__Material supplied__:
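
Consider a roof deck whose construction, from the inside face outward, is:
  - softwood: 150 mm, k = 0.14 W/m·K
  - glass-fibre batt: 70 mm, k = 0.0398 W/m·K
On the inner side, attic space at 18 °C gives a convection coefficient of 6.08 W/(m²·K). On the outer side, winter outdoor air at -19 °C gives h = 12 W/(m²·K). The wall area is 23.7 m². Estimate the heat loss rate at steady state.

Thermal resistances in series:
R_inner film = 1/(h_i·A) = 1/(6.08×23.7) = 0.00694 K/W
R_softwood = L/(kA) = 0.15/(0.14×23.7) = 0.04521 K/W
R_glass-fibre batt = L/(kA) = 0.07/(0.0398×23.7) = 0.07421 K/W
R_outer film = 1/(h_o·A) = 1/(12×23.7) = 0.003516 K/W
R_total = 0.1299 K/W
Q = ΔT / R_total = 37 / 0.1299

Q ≈ 285 W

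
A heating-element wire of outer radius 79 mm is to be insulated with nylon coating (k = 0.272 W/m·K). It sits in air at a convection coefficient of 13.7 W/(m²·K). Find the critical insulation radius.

For a cylinder r_cr = k/h = 0.272/13.7
r_cr = 19.9 mm; since the bare radius (79 mm) is above r_cr, any added insulation will reduce heat loss.

r_cr ≈ 19.9 mm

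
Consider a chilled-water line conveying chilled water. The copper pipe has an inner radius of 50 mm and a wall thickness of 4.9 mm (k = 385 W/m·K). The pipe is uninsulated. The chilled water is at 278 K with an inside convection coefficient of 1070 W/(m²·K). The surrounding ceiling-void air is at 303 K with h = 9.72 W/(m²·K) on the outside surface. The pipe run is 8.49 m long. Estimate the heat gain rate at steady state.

Cylindrical conduction, so R = ln(r₂/r₁)/(2πkL) per layer, in series:
R_inner film = 1/(h_i·2πr₁L) = 1/(1070×2π×0.05×8.49) = 3.504×10^-4 K/W
R_copper pipe wall = ln(54.9/50)/(2π×385×8.49) = 4.552×10^-6 K/W
R_outer film = 1/(h_o·2πr_oL) = 1/(9.72×2π×0.0549×8.49) = 0.03513 K/W
R_total = 0.03548 K/W
Q = ΔT/R_total = 25/0.03548

Q ≈ 705 W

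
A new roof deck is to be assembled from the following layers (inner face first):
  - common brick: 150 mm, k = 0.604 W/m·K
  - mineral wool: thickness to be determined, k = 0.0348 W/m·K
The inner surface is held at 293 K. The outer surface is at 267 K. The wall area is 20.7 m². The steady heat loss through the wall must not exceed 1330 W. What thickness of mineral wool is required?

L ≈ 5.44 mm

Model the wall as resistances in series:
R_common brick = L/(kA) = 0.15/(0.604×20.7) = 0.012 K/W
Sum of the known resistances R_other = 0.012 K/W
Required total resistance R_tot = ΔT/Q_allow = 26/1330 = 0.01955 K/W
R_mineral wool = R_tot − R_other = 0.007552 K/W
L = R·k·A = 0.007552×0.0348×20.7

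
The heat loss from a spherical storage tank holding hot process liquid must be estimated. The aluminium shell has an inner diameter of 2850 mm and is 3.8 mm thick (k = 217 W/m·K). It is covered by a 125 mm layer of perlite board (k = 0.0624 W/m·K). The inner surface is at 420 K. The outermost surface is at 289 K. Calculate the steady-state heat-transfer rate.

Q ≈ 1820 W

Each spherical layer contributes R = (1/r_i − 1/r_o)/(4πk):
R_aluminium shell = (1/1.425 − 1/1.4288)/(4π×217) = 6.844×10^-7 K/W
R_perlite board = (1/1.4288 − 1/1.5538)/(4π×0.0624) = 0.0718 K/W
R_total = 0.0718 K/W
Q = ΔT/R_total = 131/0.0718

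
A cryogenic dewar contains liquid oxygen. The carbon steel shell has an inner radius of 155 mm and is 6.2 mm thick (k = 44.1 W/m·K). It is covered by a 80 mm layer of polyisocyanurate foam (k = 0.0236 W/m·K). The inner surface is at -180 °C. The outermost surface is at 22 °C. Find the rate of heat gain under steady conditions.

Q ≈ 29.1 W

For a spherical shell R = (1/r₁ − 1/r₂)/(4πk); film R = 1/(h·4πr²). In series:
R_carbon steel shell = (1/0.155 − 1/0.1612)/(4π×44.1) = 4.478×10^-4 K/W
R_polyisocyanurate foam = (1/0.1612 − 1/0.2412)/(4π×0.0236) = 6.938 K/W
R_total = 6.938 K/W
Q = ΔT/R_total = 202/6.938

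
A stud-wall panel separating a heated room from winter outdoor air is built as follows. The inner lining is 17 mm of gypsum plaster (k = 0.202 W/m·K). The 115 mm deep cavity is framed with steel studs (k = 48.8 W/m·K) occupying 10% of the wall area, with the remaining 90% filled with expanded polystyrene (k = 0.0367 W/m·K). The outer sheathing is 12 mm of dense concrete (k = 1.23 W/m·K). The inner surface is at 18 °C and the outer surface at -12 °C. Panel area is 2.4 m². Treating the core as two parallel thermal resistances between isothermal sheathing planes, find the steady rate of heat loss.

Sheathing layers in series; stud and cavity paths in parallel between them.
R_inner = 0.017/(0.202×2.4) = 0.03507 K/W
R_stud  = 0.115/(48.8×0.1×2.4) = 0.009819 K/W
R_cav   = 0.115/(0.0367×0.9×2.4) = 1.451 K/W
1/R_core = 1/R_stud + 1/R_cav → R_core = 0.009753 K/W
R_outer = 0.012/(1.23×2.4) = 0.004065 K/W
R_total = 0.04888 K/W
Q = ΔT/R_total = 30/0.04888

Q ≈ 614 W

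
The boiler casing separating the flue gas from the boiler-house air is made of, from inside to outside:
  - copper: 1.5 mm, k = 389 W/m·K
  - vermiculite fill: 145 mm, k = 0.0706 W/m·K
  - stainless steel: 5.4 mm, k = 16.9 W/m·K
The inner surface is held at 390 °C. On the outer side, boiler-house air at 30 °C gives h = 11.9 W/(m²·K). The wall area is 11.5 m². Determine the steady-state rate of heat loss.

Q ≈ 1940 W

Series thermal resistances:
R_copper = L/(kA) = 0.0015/(389×11.5) = 3.353×10^-7 K/W
R_vermiculite fill = L/(kA) = 0.145/(0.0706×11.5) = 0.1786 K/W
R_stainless steel = L/(kA) = 0.0054/(16.9×11.5) = 2.778×10^-5 K/W
R_outer film = 1/(h_o·A) = 1/(11.9×11.5) = 0.007307 K/W
R_total = 0.1859 K/W
Q = ΔT / R_total = 360 / 0.1859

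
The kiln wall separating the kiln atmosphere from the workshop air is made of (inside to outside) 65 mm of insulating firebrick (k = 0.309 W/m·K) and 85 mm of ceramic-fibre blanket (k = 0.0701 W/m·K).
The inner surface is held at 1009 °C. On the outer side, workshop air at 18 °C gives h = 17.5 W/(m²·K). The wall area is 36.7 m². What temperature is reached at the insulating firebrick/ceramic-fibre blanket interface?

Model the wall as resistances in series:
R_insulating firebrick = L/(kA) = 0.065/(0.309×36.7) = 0.005732 K/W
R_ceramic-fibre blanket = L/(kA) = 0.085/(0.0701×36.7) = 0.03304 K/W
R_outer film = 1/(h_o·A) = 1/(17.5×36.7) = 0.001557 K/W
R_total = 0.04033 K/W;  Q = ΔT/R_total = 991/0.04033 = 24570 W
T_interface = T_inner − Q·ΣR(inner→interface) = 1009 − 24600×0.005732

T ≈ 868 °C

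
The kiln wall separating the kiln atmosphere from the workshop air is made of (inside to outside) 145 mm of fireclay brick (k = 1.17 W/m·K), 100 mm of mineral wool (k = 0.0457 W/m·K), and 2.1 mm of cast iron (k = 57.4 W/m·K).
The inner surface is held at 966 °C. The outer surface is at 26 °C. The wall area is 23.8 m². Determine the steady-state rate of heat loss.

Using the resistance-network approach (series):
R_fireclay brick = L/(kA) = 0.145/(1.17×23.8) = 0.005207 K/W
R_mineral wool = L/(kA) = 0.1/(0.0457×23.8) = 0.09194 K/W
R_cast iron = L/(kA) = 0.0021/(57.4×23.8) = 1.537×10^-6 K/W
R_total = 0.09715 K/W
Q = ΔT / R_total = 940 / 0.09715

Q ≈ 9680 W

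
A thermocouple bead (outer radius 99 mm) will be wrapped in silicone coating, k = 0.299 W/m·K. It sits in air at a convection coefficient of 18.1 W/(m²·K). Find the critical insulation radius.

For a sphere r_cr = 2k/h = 2×0.299/18.1
r_cr = 33 mm; since the bare radius (99 mm) is above r_cr, any added insulation will reduce heat loss.

r_cr ≈ 33 mm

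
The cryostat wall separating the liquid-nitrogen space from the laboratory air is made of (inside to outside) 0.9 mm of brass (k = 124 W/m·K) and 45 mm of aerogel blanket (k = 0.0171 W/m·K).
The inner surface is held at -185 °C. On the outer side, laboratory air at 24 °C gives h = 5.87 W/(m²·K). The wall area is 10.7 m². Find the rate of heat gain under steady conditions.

Using the resistance-network approach (series):
R_brass = L/(kA) = 0.0009/(124×10.7) = 6.783×10^-7 K/W
R_aerogel blanket = L/(kA) = 0.045/(0.0171×10.7) = 0.2459 K/W
R_outer film = 1/(h_o·A) = 1/(5.87×10.7) = 0.01592 K/W
R_total = 0.2619 K/W
Q = ΔT / R_total = 209 / 0.2619

Q ≈ 798 W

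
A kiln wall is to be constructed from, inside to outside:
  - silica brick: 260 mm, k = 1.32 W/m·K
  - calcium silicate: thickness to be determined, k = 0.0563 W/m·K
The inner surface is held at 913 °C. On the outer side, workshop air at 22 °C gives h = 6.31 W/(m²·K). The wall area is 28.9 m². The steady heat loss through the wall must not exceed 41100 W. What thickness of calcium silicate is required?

Treating each layer as a thermal resistance in series:
R_silica brick = L/(kA) = 0.26/(1.32×28.9) = 0.006816 K/W
R_outer film = 1/(h_o·A) = 1/(6.31×28.9) = 0.005484 K/W
Sum of the known resistances R_other = 0.0123 K/W
Required total resistance R_tot = ΔT/Q_allow = 891/41100 = 0.02168 K/W
R_calcium silicate = R_tot − R_other = 0.00938 K/W
L = R·k·A = 0.00938×0.0563×28.9

L ≈ 15.3 mm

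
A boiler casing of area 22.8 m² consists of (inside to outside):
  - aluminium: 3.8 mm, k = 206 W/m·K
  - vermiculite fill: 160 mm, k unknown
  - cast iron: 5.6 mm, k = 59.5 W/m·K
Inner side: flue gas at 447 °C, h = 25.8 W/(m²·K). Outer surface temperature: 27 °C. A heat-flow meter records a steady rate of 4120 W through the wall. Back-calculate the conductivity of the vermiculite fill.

k ≈ 0.07 W/(m·K)

Using the resistance-network approach (series):
R_inner film = 1/(h_i·A) = 1/(25.8×22.8) = 0.0017 K/W
R_aluminium = L/(kA) = 0.0038/(206×22.8) = 8.091×10^-7 K/W
R_cast iron = L/(kA) = 0.0056/(59.5×22.8) = 4.128×10^-6 K/W
Sum of known resistances R_other = 0.001705 K/W
Total R = ΔT/Q = 420/4120 = 0.1019 K/W
R_vermiculite fill = R_total − R_other = 0.1002 K/W
k = L/(R·A) = 0.16/(0.1002×22.8)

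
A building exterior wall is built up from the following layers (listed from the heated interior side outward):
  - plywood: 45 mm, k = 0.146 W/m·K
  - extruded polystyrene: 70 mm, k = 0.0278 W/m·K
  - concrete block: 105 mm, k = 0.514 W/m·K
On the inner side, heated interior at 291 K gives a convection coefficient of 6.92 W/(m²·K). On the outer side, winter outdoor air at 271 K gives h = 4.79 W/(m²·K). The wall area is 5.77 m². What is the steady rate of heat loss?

Q ≈ 34.1 W

Treating each layer as a thermal resistance in series:
R_inner film = 1/(h_i·A) = 1/(6.92×5.77) = 0.02504 K/W
R_plywood = L/(kA) = 0.045/(0.146×5.77) = 0.05342 K/W
R_extruded polystyrene = L/(kA) = 0.07/(0.0278×5.77) = 0.4364 K/W
R_concrete block = L/(kA) = 0.105/(0.514×5.77) = 0.0354 K/W
R_outer film = 1/(h_o·A) = 1/(4.79×5.77) = 0.03618 K/W
R_total = 0.5864 K/W
Q = ΔT / R_total = 20 / 0.5864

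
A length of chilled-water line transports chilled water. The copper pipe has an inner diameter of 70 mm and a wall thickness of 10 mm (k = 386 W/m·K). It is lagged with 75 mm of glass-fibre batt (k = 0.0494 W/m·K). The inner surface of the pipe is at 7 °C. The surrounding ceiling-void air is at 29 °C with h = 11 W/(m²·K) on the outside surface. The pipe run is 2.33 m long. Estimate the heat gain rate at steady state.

Q ≈ 15.6 W

For a radial system each layer contributes R = ln(r_out/r_in)/(2πkL); films add R = 1/(hA).
R_copper pipe wall = ln(45/35)/(2π×386×2.33) = 4.447×10^-5 K/W
R_glass-fibre batt = ln(120/45)/(2π×0.0494×2.33) = 1.356 K/W
R_outer film = 1/(h_o·2πr_oL) = 1/(11×2π×0.12×2.33) = 0.05175 K/W
R_total = 1.408 K/W
Q = ΔT/R_total = 22/1.408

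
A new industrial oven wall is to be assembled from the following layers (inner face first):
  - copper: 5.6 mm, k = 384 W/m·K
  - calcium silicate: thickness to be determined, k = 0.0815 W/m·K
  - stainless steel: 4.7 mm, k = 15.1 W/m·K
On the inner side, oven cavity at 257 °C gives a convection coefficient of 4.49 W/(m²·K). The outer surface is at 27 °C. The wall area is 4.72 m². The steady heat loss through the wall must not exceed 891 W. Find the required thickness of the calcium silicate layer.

L ≈ 81.1 mm

Model the wall as resistances in series:
R_inner film = 1/(h_i·A) = 1/(4.49×4.72) = 0.04719 K/W
R_copper = L/(kA) = 0.0056/(384×4.72) = 3.09×10^-6 K/W
R_stainless steel = L/(kA) = 0.0047/(15.1×4.72) = 6.594×10^-5 K/W
Sum of the known resistances R_other = 0.04725 K/W
Required total resistance R_tot = ΔT/Q_allow = 230/891 = 0.2581 K/W
R_calcium silicate = R_tot − R_other = 0.2109 K/W
L = R·k·A = 0.2109×0.0815×4.72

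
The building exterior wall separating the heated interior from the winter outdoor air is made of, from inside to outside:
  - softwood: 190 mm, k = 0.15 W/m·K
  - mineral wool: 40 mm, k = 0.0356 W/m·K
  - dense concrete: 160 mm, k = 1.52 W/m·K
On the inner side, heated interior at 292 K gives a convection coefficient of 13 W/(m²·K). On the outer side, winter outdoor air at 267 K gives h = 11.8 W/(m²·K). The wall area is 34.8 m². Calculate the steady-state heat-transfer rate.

Thermal resistances in series:
R_inner film = 1/(h_i·A) = 1/(13×34.8) = 0.00221 K/W
R_softwood = L/(kA) = 0.19/(0.15×34.8) = 0.0364 K/W
R_mineral wool = L/(kA) = 0.04/(0.0356×34.8) = 0.03229 K/W
R_dense concrete = L/(kA) = 0.16/(1.52×34.8) = 0.003025 K/W
R_outer film = 1/(h_o·A) = 1/(11.8×34.8) = 0.002435 K/W
R_total = 0.07636 K/W
Q = ΔT / R_total = 25 / 0.07636

Q ≈ 327 W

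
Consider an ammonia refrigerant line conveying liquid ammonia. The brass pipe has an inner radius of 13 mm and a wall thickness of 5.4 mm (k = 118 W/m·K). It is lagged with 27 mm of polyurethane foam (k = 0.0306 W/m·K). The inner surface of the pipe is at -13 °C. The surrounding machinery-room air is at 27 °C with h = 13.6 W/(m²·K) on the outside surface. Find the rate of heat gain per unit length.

For a radial system each layer contributes R = ln(r_out/r_in)/(2πkL); films add R = 1/(hA).
R_brass pipe wall = ln(18.4/13)/(2π×118×1) = 4.686×10^-4 K/W
R_polyurethane foam = ln(45.4/18.4)/(2π×0.0306×1) = 4.697 K/W
R_outer film = 1/(h_o·2πr_oL) = 1/(13.6×2π×0.0454×1) = 0.2578 K/W
R_total = 4.956 K/W
Q = ΔT/R_total = 40/4.956

q′ ≈ 8.07 W/m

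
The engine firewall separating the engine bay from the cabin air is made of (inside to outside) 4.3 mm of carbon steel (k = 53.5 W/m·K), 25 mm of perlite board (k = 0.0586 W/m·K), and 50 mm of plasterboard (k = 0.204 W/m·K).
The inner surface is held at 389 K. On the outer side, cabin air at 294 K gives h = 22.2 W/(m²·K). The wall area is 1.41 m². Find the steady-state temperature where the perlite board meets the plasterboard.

Model the wall as resistances in series:
R_carbon steel = L/(kA) = 0.0043/(53.5×1.41) = 5.7×10^-5 K/W
R_perlite board = L/(kA) = 0.025/(0.0586×1.41) = 0.3026 K/W
R_plasterboard = L/(kA) = 0.05/(0.204×1.41) = 0.1738 K/W
R_outer film = 1/(h_o·A) = 1/(22.2×1.41) = 0.03195 K/W
R_total = 0.5084 K/W;  Q = ΔT/R_total = 95/0.5084 = 186.9 W
T_interface = T_inner − Q·ΣR(inner→interface) = 389 − 187×0.3026

T ≈ 332 K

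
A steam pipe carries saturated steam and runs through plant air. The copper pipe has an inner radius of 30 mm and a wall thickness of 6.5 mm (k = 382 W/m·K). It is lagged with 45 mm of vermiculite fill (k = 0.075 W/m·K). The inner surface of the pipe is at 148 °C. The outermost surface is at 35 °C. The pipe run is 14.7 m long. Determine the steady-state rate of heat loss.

Treating each annulus and film as a series resistance:
R_copper pipe wall = ln(36.5/30)/(2π×382×14.7) = 5.558×10^-6 K/W
R_vermiculite fill = ln(81.5/36.5)/(2π×0.075×14.7) = 0.116 K/W
R_total = 0.116 K/W
Q = ΔT/R_total = 113/0.116

Q ≈ 974 W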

__Try it__:
All lines in the listing above between the line with "A boiler casing" and the line with "- concrete block: 105 mm, k = 0.514 W/m·K", inclusive, should be set down exactly, and no line outside that range.

__Output__:
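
A boiler casing of area 22.8 m² consists of (inside to outside):
  - aluminium: 3.8 mm, k = 206 W/m·K
  - vermiculite fill: 160 mm, k unknown
  - cast iron: 5.6 mm, k = 59.5 W/m·K
Inner side: flue gas at 447 °C, h = 25.8 W/(m²·K). Outer surface temperature: 27 °C. A heat-flow meter records a steady rate of 4120 W through the wall. Back-calculate the conductivity of the vermiculite fill.

k ≈ 0.07 W/(m·K)

Using the resistance-network approach (series):
R_inner film = 1/(h_i·A) = 1/(25.8×22.8) = 0.0017 K/W
R_aluminium = L/(kA) = 0.0038/(206×22.8) = 8.091×10^-7 K/W
R_cast iron = L/(kA) = 0.0056/(59.5×22.8) = 4.128×10^-6 K/W
Sum of known resistances R_other = 0.001705 K/W
Total R = ΔT/Q = 420/4120 = 0.1019 K/W
R_vermiculite fill = R_total − R_other = 0.1002 K/W
k = L/(R·A) = 0.16/(0.1002×22.8)

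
A building exterior wall is built up from the following layers (listed from the heated interior side outward):
  - plywood: 45 mm, k = 0.146 W/m·K
  - extruded polystyrene: 70 mm, k = 0.0278 W/m·K
  - concrete block: 105 mm, k = 0.514 W/m·K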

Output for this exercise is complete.